### Task instructions
Read through the records below and copy each line that uses the word "token".

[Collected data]
-----

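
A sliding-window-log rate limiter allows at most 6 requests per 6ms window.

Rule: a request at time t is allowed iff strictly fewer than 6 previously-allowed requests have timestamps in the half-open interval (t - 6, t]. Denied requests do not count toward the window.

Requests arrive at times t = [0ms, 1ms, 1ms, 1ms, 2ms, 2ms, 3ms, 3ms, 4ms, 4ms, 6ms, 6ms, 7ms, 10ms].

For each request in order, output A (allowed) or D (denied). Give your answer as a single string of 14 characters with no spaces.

Answer: AAAAAADDDDADAA

Derivation:
Tracking allowed requests in the window:
  req#1 t=0ms: ALLOW
  req#2 t=1ms: ALLOW
  req#3 t=1ms: ALLOW
  req#4 t=1ms: ALLOW
  req#5 t=2ms: ALLOW
  req#6 t=2ms: ALLOW
  req#7 t=3ms: DENY
  req#8 t=3ms: DENY
  req#9 t=4ms: DENY
  req#10 t=4ms: DENY
  req#11 t=6ms: ALLOW
  req#12 t=6ms: DENY
  req#13 t=7ms: ALLOW
  req#14 t=10ms: ALLOW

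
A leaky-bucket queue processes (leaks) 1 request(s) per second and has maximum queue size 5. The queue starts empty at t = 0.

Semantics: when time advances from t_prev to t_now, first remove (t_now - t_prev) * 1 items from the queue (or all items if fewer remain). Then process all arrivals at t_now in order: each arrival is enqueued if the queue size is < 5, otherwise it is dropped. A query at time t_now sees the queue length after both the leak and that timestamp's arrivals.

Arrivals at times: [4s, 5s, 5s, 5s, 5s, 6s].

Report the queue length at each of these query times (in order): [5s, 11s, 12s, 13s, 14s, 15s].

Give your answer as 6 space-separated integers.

Answer: 4 0 0 0 0 0

Derivation:
Queue lengths at query times:
  query t=5s: backlog = 4
  query t=11s: backlog = 0
  query t=12s: backlog = 0
  query t=13s: backlog = 0
  query t=14s: backlog = 0
  query t=15s: backlog = 0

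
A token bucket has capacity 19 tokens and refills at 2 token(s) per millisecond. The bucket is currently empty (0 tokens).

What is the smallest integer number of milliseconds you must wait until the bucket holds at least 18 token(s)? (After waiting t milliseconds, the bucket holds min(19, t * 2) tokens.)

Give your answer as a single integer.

Need t * 2 >= 18, so t >= 18/2.
Smallest integer t = ceil(18/2) = 9.

Answer: 9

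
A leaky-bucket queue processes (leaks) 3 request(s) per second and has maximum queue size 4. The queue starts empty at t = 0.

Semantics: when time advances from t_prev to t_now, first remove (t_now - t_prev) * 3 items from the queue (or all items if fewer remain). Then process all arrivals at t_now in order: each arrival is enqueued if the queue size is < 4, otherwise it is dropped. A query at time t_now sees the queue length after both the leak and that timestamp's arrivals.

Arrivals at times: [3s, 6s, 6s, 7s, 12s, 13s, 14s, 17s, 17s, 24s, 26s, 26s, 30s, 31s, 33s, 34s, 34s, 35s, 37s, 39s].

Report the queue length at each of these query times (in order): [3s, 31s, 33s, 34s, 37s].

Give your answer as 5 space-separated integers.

Queue lengths at query times:
  query t=3s: backlog = 1
  query t=31s: backlog = 1
  query t=33s: backlog = 1
  query t=34s: backlog = 2
  query t=37s: backlog = 1

Answer: 1 1 1 2 1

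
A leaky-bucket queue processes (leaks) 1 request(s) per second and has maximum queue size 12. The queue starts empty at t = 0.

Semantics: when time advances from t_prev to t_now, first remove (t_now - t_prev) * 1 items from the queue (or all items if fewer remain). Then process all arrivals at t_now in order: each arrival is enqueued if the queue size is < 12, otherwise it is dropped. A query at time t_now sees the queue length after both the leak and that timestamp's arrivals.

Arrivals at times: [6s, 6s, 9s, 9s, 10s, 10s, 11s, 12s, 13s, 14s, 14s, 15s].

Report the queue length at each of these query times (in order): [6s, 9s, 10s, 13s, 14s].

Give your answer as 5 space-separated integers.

Answer: 2 2 3 3 4

Derivation:
Queue lengths at query times:
  query t=6s: backlog = 2
  query t=9s: backlog = 2
  query t=10s: backlog = 3
  query t=13s: backlog = 3
  query t=14s: backlog = 4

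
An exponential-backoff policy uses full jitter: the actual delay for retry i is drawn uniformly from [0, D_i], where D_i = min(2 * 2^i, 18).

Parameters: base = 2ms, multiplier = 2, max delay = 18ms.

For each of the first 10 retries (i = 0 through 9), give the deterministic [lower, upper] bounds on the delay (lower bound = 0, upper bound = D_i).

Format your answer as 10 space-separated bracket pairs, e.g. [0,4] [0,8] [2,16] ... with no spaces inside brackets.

Computing bounds per retry:
  i=0: D_i=min(2*2^0,18)=2, bounds=[0,2]
  i=1: D_i=min(2*2^1,18)=4, bounds=[0,4]
  i=2: D_i=min(2*2^2,18)=8, bounds=[0,8]
  i=3: D_i=min(2*2^3,18)=16, bounds=[0,16]
  i=4: D_i=min(2*2^4,18)=18, bounds=[0,18]
  i=5: D_i=min(2*2^5,18)=18, bounds=[0,18]
  i=6: D_i=min(2*2^6,18)=18, bounds=[0,18]
  i=7: D_i=min(2*2^7,18)=18, bounds=[0,18]
  i=8: D_i=min(2*2^8,18)=18, bounds=[0,18]
  i=9: D_i=min(2*2^9,18)=18, bounds=[0,18]

Answer: [0,2] [0,4] [0,8] [0,16] [0,18] [0,18] [0,18] [0,18] [0,18] [0,18]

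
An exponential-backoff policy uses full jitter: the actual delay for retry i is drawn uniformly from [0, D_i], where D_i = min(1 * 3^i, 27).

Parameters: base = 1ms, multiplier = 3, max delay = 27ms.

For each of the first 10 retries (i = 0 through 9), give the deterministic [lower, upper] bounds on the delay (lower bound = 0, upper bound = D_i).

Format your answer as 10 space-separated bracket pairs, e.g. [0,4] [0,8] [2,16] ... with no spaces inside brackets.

Computing bounds per retry:
  i=0: D_i=min(1*3^0,27)=1, bounds=[0,1]
  i=1: D_i=min(1*3^1,27)=3, bounds=[0,3]
  i=2: D_i=min(1*3^2,27)=9, bounds=[0,9]
  i=3: D_i=min(1*3^3,27)=27, bounds=[0,27]
  i=4: D_i=min(1*3^4,27)=27, bounds=[0,27]
  i=5: D_i=min(1*3^5,27)=27, bounds=[0,27]
  i=6: D_i=min(1*3^6,27)=27, bounds=[0,27]
  i=7: D_i=min(1*3^7,27)=27, bounds=[0,27]
  i=8: D_i=min(1*3^8,27)=27, bounds=[0,27]
  i=9: D_i=min(1*3^9,27)=27, bounds=[0,27]

Answer: [0,1] [0,3] [0,9] [0,27] [0,27] [0,27] [0,27] [0,27] [0,27] [0,27]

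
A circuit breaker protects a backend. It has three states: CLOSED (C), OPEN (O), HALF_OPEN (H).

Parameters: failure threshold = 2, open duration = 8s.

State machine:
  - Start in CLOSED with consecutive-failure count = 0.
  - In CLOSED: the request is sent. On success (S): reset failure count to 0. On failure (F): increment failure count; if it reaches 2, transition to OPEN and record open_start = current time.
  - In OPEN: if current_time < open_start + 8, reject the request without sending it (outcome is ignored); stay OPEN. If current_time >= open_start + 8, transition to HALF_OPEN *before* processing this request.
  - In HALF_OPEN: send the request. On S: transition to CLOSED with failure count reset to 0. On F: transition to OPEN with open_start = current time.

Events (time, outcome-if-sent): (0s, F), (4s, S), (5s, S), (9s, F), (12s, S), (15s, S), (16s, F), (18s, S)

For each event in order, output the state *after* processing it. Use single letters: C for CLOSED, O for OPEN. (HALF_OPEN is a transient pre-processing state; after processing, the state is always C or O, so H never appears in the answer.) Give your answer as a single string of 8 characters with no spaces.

State after each event:
  event#1 t=0s outcome=F: state=CLOSED
  event#2 t=4s outcome=S: state=CLOSED
  event#3 t=5s outcome=S: state=CLOSED
  event#4 t=9s outcome=F: state=CLOSED
  event#5 t=12s outcome=S: state=CLOSED
  event#6 t=15s outcome=S: state=CLOSED
  event#7 t=16s outcome=F: state=CLOSED
  event#8 t=18s outcome=S: state=CLOSED

Answer: CCCCCCCC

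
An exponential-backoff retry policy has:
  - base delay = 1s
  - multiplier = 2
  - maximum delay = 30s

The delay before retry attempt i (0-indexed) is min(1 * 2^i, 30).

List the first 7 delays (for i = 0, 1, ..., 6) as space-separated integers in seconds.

Answer: 1 2 4 8 16 30 30

Derivation:
Computing each delay:
  i=0: min(1*2^0, 30) = 1
  i=1: min(1*2^1, 30) = 2
  i=2: min(1*2^2, 30) = 4
  i=3: min(1*2^3, 30) = 8
  i=4: min(1*2^4, 30) = 16
  i=5: min(1*2^5, 30) = 30
  i=6: min(1*2^6, 30) = 30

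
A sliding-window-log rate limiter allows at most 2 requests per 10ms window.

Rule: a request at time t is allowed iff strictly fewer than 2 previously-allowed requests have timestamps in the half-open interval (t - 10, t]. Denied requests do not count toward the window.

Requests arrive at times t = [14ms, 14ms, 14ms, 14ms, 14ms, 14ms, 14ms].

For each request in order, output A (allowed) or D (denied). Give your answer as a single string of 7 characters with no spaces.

Tracking allowed requests in the window:
  req#1 t=14ms: ALLOW
  req#2 t=14ms: ALLOW
  req#3 t=14ms: DENY
  req#4 t=14ms: DENY
  req#5 t=14ms: DENY
  req#6 t=14ms: DENY
  req#7 t=14ms: DENY

Answer: AADDDDD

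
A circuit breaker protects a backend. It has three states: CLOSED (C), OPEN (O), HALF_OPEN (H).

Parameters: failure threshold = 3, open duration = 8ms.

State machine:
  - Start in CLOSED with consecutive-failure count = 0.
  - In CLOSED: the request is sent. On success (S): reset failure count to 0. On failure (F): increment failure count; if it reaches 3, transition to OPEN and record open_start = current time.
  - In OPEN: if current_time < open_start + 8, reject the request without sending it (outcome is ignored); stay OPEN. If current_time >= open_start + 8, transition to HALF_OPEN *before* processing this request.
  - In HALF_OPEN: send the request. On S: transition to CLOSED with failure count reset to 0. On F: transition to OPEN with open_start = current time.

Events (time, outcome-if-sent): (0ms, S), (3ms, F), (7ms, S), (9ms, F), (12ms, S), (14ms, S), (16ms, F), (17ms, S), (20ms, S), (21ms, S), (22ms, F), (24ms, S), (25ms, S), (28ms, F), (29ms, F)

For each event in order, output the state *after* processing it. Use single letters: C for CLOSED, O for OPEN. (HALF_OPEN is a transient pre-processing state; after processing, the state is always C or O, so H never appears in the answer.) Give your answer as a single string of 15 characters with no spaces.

Answer: CCCCCCCCCCCCCCC

Derivation:
State after each event:
  event#1 t=0ms outcome=S: state=CLOSED
  event#2 t=3ms outcome=F: state=CLOSED
  event#3 t=7ms outcome=S: state=CLOSED
  event#4 t=9ms outcome=F: state=CLOSED
  event#5 t=12ms outcome=S: state=CLOSED
  event#6 t=14ms outcome=S: state=CLOSED
  event#7 t=16ms outcome=F: state=CLOSED
  event#8 t=17ms outcome=S: state=CLOSED
  event#9 t=20ms outcome=S: state=CLOSED
  event#10 t=21ms outcome=S: state=CLOSED
  event#11 t=22ms outcome=F: state=CLOSED
  event#12 t=24ms outcome=S: state=CLOSED
  event#13 t=25ms outcome=S: state=CLOSED
  event#14 t=28ms outcome=F: state=CLOSED
  event#15 t=29ms outcome=F: state=CLOSED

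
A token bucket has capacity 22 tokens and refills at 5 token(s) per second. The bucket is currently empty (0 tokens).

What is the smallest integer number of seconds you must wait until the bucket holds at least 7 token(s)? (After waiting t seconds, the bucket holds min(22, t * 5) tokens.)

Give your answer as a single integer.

Need t * 5 >= 7, so t >= 7/5.
Smallest integer t = ceil(7/5) = 2.

Answer: 2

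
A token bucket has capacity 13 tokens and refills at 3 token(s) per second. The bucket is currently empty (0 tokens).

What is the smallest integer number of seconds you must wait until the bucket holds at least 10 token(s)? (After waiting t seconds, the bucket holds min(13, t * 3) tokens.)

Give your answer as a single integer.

Need t * 3 >= 10, so t >= 10/3.
Smallest integer t = ceil(10/3) = 4.

Answer: 4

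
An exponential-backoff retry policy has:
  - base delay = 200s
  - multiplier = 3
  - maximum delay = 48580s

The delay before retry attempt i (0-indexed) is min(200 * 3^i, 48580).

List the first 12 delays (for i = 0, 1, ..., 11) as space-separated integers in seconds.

Computing each delay:
  i=0: min(200*3^0, 48580) = 200
  i=1: min(200*3^1, 48580) = 600
  i=2: min(200*3^2, 48580) = 1800
  i=3: min(200*3^3, 48580) = 5400
  i=4: min(200*3^4, 48580) = 16200
  i=5: min(200*3^5, 48580) = 48580
  i=6: min(200*3^6, 48580) = 48580
  i=7: min(200*3^7, 48580) = 48580
  i=8: min(200*3^8, 48580) = 48580
  i=9: min(200*3^9, 48580) = 48580
  i=10: min(200*3^10, 48580) = 48580
  i=11: min(200*3^11, 48580) = 48580

Answer: 200 600 1800 5400 16200 48580 48580 48580 48580 48580 48580 48580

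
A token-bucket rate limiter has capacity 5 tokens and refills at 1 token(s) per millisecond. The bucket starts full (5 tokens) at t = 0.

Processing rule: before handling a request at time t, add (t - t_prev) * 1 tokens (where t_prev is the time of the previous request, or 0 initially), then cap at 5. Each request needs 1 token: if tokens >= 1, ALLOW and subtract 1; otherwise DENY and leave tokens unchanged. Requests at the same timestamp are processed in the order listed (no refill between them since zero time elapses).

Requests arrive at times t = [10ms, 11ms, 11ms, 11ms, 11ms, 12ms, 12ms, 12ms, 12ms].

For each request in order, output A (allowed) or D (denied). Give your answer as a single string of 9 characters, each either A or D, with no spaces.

Simulating step by step:
  req#1 t=10ms: ALLOW
  req#2 t=11ms: ALLOW
  req#3 t=11ms: ALLOW
  req#4 t=11ms: ALLOW
  req#5 t=11ms: ALLOW
  req#6 t=12ms: ALLOW
  req#7 t=12ms: ALLOW
  req#8 t=12ms: DENY
  req#9 t=12ms: DENY

Answer: AAAAAAADD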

-----

### Solution to this exercise
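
A token bucket has capacity 19 tokens and refills at 2 token(s) per millisecond. The bucket is currently empty (0 tokens).
What is the smallest integer number of milliseconds you must wait until the bucket holds at least 18 token(s)? (After waiting t milliseconds, the bucket holds min(19, t * 2) tokens.)
A token bucket has capacity 22 tokens and refills at 5 token(s) per second. The bucket is currently empty (0 tokens).
What is the smallest integer number of seconds you must wait until the bucket holds at least 7 token(s)? (After waiting t seconds, the bucket holds min(22, t * 5) tokens.)
A token bucket has capacity 13 tokens and refills at 3 token(s) per second. The bucket is currently empty (0 tokens).
What is the smallest integer number of seconds you must wait until the bucket holds at least 10 token(s)? (After waiting t seconds, the bucket holds min(13, t * 3) tokens.)
A token-bucket rate limiter has capacity 5 tokens and refills at 1 token(s) per millisecond. The bucket starts full (5 tokens) at t = 0.
Processing rule: before handling a request at time t, add (t - t_prev) * 1 tokens (where t_prev is the time of the previous request, or 0 initially), then cap at 5. Each request needs 1 token: if tokens >= 1, ALLOW and subtract 1; otherwise DENY and leave tokens unchanged. Requests at the same timestamp are processed in the order listed (no refill between them since zero time elapses).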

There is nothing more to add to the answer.